### Exercise brief
Exactly as given, reproduce the records in full.

Material supplied: Begin

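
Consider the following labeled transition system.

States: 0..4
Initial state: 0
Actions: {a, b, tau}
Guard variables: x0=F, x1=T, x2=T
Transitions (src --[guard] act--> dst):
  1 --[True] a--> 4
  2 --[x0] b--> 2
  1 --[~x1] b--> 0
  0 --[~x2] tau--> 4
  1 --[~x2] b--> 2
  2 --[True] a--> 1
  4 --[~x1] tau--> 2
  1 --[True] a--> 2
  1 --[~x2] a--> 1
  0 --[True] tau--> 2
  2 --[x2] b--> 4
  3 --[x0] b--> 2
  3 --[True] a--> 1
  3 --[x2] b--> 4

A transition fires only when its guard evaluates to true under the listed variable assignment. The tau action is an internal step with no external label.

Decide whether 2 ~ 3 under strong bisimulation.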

Material supplied: End

### Reply to the task
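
Consider the following labeled transition system.

States: 0..4
Initial state: 0
Actions: {a, b, tau}
Guard variables: x0=F, x1=T, x2=T
Transitions (src --[guard] act--> dst):
  1 --[True] a--> 4
  2 --[x0] b--> 2
  1 --[~x1] b--> 0
  0 --[~x2] tau--> 4
  1 --[~x2] b--> 2
  2 --[True] a--> 1
  4 --[~x1] tau--> 2
  1 --[True] a--> 2
  1 --[~x2] a--> 1
  0 --[True] tau--> 2
  2 --[x2] b--> 4
  3 --[x0] b--> 2
  3 --[True] a--> 1
  3 --[x2] b--> 4

A transition fires only when its guard evaluates to true under the listed variable assignment. The tau action is an internal step with no external label.

Decide whether 2 ~ 3 under strong bisimulation.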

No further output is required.